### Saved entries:
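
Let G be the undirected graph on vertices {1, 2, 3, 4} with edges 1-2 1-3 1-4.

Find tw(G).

1

A width-1 tree decomposition is:
Bags: B1 = {1, 4}  B2 = {1, 3}  B3 = {1, 2}
Tree: B1–B2, B1–B3
The largest bag has 2 vertices, giving width 1; this decomposition certifies tw(G) ≤ 1. Since G has at least one edge (e.g. 4–1), it is not an edgeless graph, so tw(G) ≥ 1. Combining the bounds, tw(G) = 1.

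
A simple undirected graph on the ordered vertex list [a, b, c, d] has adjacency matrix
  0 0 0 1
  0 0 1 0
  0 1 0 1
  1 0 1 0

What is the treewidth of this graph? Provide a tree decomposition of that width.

Every bag has size at most 2, so the width is 2 − 1 = 1 and tw(G) ≤ 1. Any graph with an edge has treewidth ≥ 1, and G has the edge d–c. Therefore the treewidth is 1.

Treewidth 1.
Bags: B1 = {c, d}  B2 = {a, d}  B3 = {b, c}
Tree: B1–B2, B1–B3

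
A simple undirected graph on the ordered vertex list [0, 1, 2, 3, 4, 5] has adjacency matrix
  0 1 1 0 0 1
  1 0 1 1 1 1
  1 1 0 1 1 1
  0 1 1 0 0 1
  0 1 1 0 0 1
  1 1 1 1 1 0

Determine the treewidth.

3

A width-3 tree decomposition is:
Bags: B1 = {1, 2, 4, 5}  B2 = {0, 1, 2, 5}  B3 = {1, 2, 3, 5}
Tree: B1–B2, B1–B3
Every bag has size at most 4, so the width is 4 − 1 = 3 and tw(G) ≤ 3. For the lower bound, the 4 vertices {0, 1, 2, 5} are pairwise adjacent, and any tree decomposition puts a clique entirely inside one bag — forcing width ≥ 3. The upper and lower bounds meet at 3, so that is the treewidth.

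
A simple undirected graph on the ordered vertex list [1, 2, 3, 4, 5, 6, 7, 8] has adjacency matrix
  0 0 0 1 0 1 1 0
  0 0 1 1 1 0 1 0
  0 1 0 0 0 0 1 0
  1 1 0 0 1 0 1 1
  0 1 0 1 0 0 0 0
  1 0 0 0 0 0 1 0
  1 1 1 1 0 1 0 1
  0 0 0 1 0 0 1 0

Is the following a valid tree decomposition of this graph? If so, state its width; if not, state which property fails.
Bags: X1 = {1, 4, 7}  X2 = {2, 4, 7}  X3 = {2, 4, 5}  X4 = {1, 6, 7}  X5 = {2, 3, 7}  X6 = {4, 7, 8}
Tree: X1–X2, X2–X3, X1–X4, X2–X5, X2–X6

Vertex coverage: the bags together contain {1, 2, 3, 4, 5, 6, 7, 8}, the full vertex set. Edge coverage: each edge of G has both endpoints in at least one bag. Running intersection: for every vertex, the bags containing it form a connected subtree. All three properties hold, so this is a valid tree decomposition of width max|bag| − 1 = 2, and hence tw(G) ≤ 2.

Yes; width 2.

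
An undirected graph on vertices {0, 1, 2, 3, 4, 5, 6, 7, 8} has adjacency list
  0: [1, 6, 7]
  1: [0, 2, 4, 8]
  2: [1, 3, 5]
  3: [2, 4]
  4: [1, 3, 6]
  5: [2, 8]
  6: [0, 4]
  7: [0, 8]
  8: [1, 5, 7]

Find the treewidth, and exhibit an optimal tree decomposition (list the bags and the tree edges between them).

Every bag has size at most 4, so the width is 4 − 1 = 3 and tw(G) ≤ 3. For the lower bound: the 4 vertex sets {0,6,7}, {4}, {1}, {2,3,5,8} are disjoint, each induces a connected subgraph, and every pair is joined by at least one edge of G. Contracting each set to a single vertex therefore yields K_{4} as a minor, and since treewidth is minor-monotone, tw(G) ≥ tw(K_{4}) = 3. Therefore the treewidth is 3.

Treewidth 3.
One optimal decomposition is:
Bags: B1 = {0, 4, 6, 7}  B2 = {0, 1, 4, 7}  B3 = {1, 4, 7, 8}  B4 = {1, 3, 4, 8}  B5 = {1, 2, 3, 8}  B6 = {2, 3, 5, 8}
Tree: B1–B2, B2–B3, B3–B4, B4–B5, B5–B6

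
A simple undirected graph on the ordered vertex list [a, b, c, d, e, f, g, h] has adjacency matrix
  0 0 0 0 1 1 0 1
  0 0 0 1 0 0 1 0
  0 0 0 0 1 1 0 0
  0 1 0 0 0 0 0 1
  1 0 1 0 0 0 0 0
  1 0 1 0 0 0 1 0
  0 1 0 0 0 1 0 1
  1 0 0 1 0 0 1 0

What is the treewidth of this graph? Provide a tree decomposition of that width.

Treewidth 2.
One such decomposition:
Bags: B1 = {b, d, h}  B2 = {b, g, h}  B3 = {a, g, h}  B4 = {a, f, g}  B5 = {a, e, f}  B6 = {c, e, f}
Tree: B1–B2, B2–B3, B3–B4, B4–B5, B5–B6

Each bag holds 3 vertices, so the decomposition has width 2, which upper-bounds the treewidth. The edges d–b–g–h–d form a cycle, so G is not a tree and its treewidth is at least 2. Hence tw(G) = 2 exactly.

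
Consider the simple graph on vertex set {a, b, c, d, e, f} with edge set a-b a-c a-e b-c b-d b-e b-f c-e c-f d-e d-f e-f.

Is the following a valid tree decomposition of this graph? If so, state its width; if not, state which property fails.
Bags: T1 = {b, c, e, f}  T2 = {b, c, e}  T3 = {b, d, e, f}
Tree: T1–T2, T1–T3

No — vertex a appears in no bag.

A tree decomposition must satisfy three properties: every vertex lies in some bag; for every edge, both endpoints lie together in some bag; and for every vertex, the bags containing it form a connected subtree. Here vertex a appears in no bag, so the decomposition is invalid.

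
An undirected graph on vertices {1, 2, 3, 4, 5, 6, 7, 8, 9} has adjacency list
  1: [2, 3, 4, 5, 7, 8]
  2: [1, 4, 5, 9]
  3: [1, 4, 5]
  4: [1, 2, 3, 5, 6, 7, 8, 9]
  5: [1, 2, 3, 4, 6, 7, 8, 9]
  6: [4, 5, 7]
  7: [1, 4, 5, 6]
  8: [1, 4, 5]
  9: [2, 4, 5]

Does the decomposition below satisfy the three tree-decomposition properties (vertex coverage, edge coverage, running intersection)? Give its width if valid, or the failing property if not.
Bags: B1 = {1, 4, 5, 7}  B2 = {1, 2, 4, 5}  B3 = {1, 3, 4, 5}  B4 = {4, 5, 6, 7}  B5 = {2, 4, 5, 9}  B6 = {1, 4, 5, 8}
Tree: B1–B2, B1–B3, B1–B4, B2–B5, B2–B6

Vertex coverage: the bags together contain {1, 2, 3, 4, 5, 6, 7, 8, 9}, the full vertex set. Edge coverage: each edge of G has both endpoints in at least one bag. Running intersection: for every vertex, the bags containing it form a connected subtree. All three properties hold, so this is a valid tree decomposition of width max|bag| − 1 = 3, and hence tw(G) ≤ 3.

Yes; width 3.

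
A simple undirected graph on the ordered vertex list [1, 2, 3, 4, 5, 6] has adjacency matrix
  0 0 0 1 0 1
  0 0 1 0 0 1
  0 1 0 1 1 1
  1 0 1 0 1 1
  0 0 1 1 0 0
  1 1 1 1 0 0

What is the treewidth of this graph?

2

A width-2 tree decomposition is:
Bags: B1 = {3, 4, 6}  B2 = {3, 4, 5}  B3 = {1, 4, 6}  B4 = {2, 3, 6}
Tree: B1–B2, B1–B3, B1–B4
Each bag holds 3 vertices, so the decomposition has width 2, which upper-bounds the treewidth. On the other hand G contains the 3-clique {1, 4, 6}. A clique must lie in a single bag of any decomposition, so no decomposition can have width below 2. The upper and lower bounds meet at 2, so that is the treewidth.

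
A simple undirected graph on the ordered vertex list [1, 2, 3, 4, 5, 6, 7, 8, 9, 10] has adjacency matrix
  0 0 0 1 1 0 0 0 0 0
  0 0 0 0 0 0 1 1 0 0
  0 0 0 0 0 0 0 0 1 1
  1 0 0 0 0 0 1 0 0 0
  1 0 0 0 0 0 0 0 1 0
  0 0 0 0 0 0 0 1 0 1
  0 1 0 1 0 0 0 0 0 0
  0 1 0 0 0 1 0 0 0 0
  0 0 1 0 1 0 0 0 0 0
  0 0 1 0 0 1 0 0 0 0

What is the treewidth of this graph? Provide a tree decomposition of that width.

The largest bag has 3 vertices, giving width 2; this decomposition certifies tw(G) ≤ 2. The edges 9–5–1–4–7–2–8–6–10–3–9 form a cycle, so G is not a tree and its treewidth is at least 2. Therefore the treewidth is 2.

Treewidth 2.
One such decomposition:
Bags: B1 = {1, 5, 9}  B2 = {1, 4, 9}  B3 = {4, 7, 9}  B4 = {2, 7, 9}  B5 = {2, 8, 9}  B6 = {6, 8, 9}  B7 = {6, 9, 10}  B8 = {3, 9, 10}
Tree: B1–B2, B2–B3, B3–B4, B4–B5, B5–B6, B6–B7, B7–B8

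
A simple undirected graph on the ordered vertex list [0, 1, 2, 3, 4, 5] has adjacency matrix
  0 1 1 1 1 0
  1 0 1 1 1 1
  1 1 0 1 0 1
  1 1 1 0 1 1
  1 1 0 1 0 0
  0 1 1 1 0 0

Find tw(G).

3

A width-3 tree decomposition is:
Bags: B1 = {0, 1, 3, 4}  B2 = {0, 1, 2, 3}  B3 = {1, 2, 3, 5}
Tree: B1–B2, B2–B3
Every bag has size at most 4, so the width is 4 − 1 = 3 and tw(G) ≤ 3. On the other hand G contains the 4-clique {0, 1, 2, 3}. A clique must lie in a single bag of any decomposition, so no decomposition can have width below 3. The upper and lower bounds meet at 3, so that is the treewidth.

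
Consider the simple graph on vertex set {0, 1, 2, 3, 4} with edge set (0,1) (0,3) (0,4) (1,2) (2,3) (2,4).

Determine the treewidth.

A width-2 tree decomposition is:
Bags: B1 = {0, 1, 2}  B2 = {0, 2, 4}  B3 = {0, 2, 3}
Tree: B1–B2, B2–B3
The largest bag has 3 vertices, giving width 2; this decomposition certifies tw(G) ≤ 2. For the lower bound, G contains the cycle 1–2–4–0–1, so G is not a forest; only forests have treewidth ≤ 1, hence tw(G) ≥ 2. The upper and lower bounds meet at 2, so that is the treewidth.

2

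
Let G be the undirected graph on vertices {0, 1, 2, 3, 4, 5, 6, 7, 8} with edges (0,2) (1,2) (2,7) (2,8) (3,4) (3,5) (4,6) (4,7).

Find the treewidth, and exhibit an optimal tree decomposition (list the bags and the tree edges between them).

The largest bag has 2 vertices, giving width 1; this decomposition certifies tw(G) ≤ 1. Any graph with an edge has treewidth ≥ 1, and G has the edge 2–8. Hence tw(G) = 1 exactly.

Treewidth 1.
Bags: B1 = {2, 8}  B2 = {2, 7}  B3 = {4, 7}  B4 = {3, 4}  B5 = {3, 5}  B6 = {0, 2}  B7 = {1, 2}  B8 = {4, 6}
Tree: B1–B2, B2–B3, B3–B4, B4–B5, B2–B6, B6–B7, B4–B8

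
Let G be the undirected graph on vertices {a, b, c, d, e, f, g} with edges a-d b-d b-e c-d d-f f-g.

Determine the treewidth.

A width-1 tree decomposition is:
Bags: B1 = {d, f}  B2 = {f, g}  B3 = {b, d}  B4 = {c, d}  B5 = {a, d}  B6 = {b, e}
Tree: B1–B2, B1–B3, B3–B4, B3–B5, B3–B6
The largest bag has 2 vertices, giving width 1; this decomposition certifies tw(G) ≤ 1. G has an edge, so its treewidth is at least 1. Hence tw(G) = 1 exactly.

1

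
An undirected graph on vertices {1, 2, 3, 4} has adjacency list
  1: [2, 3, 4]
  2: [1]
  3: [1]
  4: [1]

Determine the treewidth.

A width-1 tree decomposition is:
Bags: B1 = {1, 4}  B2 = {1, 3}  B3 = {1, 2}
Tree: B1–B2, B2–B3
Each bag holds 2 vertices, so the decomposition has width 1, which upper-bounds the treewidth. G has an edge, so its treewidth is at least 1. Therefore the treewidth is 1.

1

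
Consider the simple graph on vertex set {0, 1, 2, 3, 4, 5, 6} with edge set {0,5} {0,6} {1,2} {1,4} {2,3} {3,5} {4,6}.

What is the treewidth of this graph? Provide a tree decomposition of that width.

Treewidth 2.
One such decomposition:
Bags: B1 = {2, 3, 5}  B2 = {0, 2, 5}  B3 = {0, 2, 6}  B4 = {2, 4, 6}  B5 = {1, 2, 4}
Tree: B1–B2, B2–B3, B3–B4, B4–B5

The largest bag has 3 vertices, giving width 2; this decomposition certifies tw(G) ≤ 2. The edges 2–3–5–0–6–4–1–2 form a cycle, so G is not a tree and its treewidth is at least 2. Hence tw(G) = 2 exactly.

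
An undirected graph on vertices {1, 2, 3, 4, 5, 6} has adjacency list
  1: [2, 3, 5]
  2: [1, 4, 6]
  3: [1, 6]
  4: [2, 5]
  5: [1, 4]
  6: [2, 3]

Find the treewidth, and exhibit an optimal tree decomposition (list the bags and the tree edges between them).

Treewidth 2.
One optimal decomposition is:
Bags: B1 = {2, 4, 5}  B2 = {1, 2, 5}  B3 = {1, 2, 6}  B4 = {1, 3, 6}
Tree: B1–B2, B2–B3, B3–B4

Each bag holds 3 vertices, so the decomposition has width 2, which upper-bounds the treewidth. Since 4–5–1–2–4 is a cycle in G, G is not acyclic. Forests are exactly the graphs of treewidth ≤ 1, so tw(G) ≥ 2. The upper and lower bounds meet at 2, so that is the treewidth.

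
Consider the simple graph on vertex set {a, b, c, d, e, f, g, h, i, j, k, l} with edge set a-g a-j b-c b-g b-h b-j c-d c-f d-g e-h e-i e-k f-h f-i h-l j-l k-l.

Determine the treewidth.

3

A width-3 tree decomposition is:
Bags: B1 = {e, i, k, l}  B2 = {e, h, i, l}  B3 = {f, h, i, l}  B4 = {f, h, j, l}  B5 = {b, f, h, j}  B6 = {b, c, f, j}  B7 = {a, b, c, j}  B8 = {a, b, c, g}  B9 = {a, c, d, g}
Tree: B1–B2, B2–B3, B3–B4, B4–B5, B5–B6, B6–B7, B7–B8, B8–B9
Every bag has size at most 4, so the width is 4 − 1 = 3 and tw(G) ≤ 3. For the lower bound: the 4 vertex sets {e,i,k}, {l}, {h}, {b,c,f,j} are disjoint, each induces a connected subgraph, and every pair is joined by at least one edge of G. Contracting each set to a single vertex therefore yields K_{4} as a minor, and since treewidth is minor-monotone, tw(G) ≥ tw(K_{4}) = 3. Therefore the treewidth is 3.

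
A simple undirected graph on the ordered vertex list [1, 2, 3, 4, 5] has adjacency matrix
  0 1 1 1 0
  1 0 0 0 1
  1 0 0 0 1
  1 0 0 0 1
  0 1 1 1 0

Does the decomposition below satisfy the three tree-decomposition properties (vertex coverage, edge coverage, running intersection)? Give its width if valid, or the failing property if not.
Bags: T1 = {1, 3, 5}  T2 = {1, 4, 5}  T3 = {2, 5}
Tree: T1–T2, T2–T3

A tree decomposition must satisfy three properties: every vertex lies in some bag; for every edge, both endpoints lie together in some bag; and for every vertex, the bags containing it form a connected subtree. Here edge (1,2) lies in no bag, so the decomposition is invalid.

No — edge (1,2) lies in no bag.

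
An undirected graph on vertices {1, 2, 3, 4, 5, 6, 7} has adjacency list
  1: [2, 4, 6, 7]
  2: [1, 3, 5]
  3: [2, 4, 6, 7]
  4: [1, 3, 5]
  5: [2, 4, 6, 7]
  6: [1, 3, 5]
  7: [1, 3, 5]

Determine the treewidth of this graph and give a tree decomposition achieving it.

The largest bag has 4 vertices, giving width 3; this decomposition certifies tw(G) ≤ 3. For the lower bound: the 4 vertex sets {2,3}, {1,7}, {5}, {6} are disjoint, each induces a connected subgraph, and every pair is joined by at least one edge of G. Contracting each set to a single vertex therefore yields K_{4} as a minor, and since treewidth is minor-monotone, tw(G) ≥ tw(K_{4}) = 3. The upper and lower bounds meet at 3, so that is the treewidth.

Treewidth 3.
Bags: B1 = {1, 2, 3, 5}  B2 = {1, 3, 5, 7}  B3 = {1, 3, 5, 6}  B4 = {1, 3, 4, 5}
Tree: B1–B2, B2–B3, B3–B4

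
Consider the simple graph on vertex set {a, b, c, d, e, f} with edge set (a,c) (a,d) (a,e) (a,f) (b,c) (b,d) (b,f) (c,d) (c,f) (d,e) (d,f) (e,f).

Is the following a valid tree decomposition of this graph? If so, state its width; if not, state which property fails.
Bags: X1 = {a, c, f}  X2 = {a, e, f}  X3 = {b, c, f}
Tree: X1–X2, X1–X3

A tree decomposition must satisfy three properties: every vertex lies in some bag; for every edge, both endpoints lie together in some bag; and for every vertex, the bags containing it form a connected subtree. Here vertex d appears in no bag, so the decomposition is invalid.

No — vertex d appears in no bag.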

### WHAT YOU NEED TO DO:
Extract exactly and only the lines above from the line containing "Tree: B1–B2, B1–B3, B1–B4, B2–B5, B2–B6" through the line containing "1 1 1 1 0 0", both end lines included.

### RESPONSE AREA:
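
Tree: B1–B2, B1–B3, B1–B4, B2–B5, B2–B6

Vertex coverage: the bags together contain {1, 2, 3, 4, 5, 6, 7, 8, 9}, the full vertex set. Edge coverage: each edge of G has both endpoints in at least one bag. Running intersection: for every vertex, the bags containing it form a connected subtree. All three properties hold, so this is a valid tree decomposition of width max|bag| − 1 = 3, and hence tw(G) ≤ 3.

Yes; width 3.

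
A simple undirected graph on the ordered vertex list [1, 2, 3, 4, 5, 6] has adjacency matrix
  0 0 0 1 0 1
  0 0 1 0 0 1
  0 1 0 1 1 1
  1 0 1 0 1 1
  0 0 1 1 0 0
  1 1 1 1 0 0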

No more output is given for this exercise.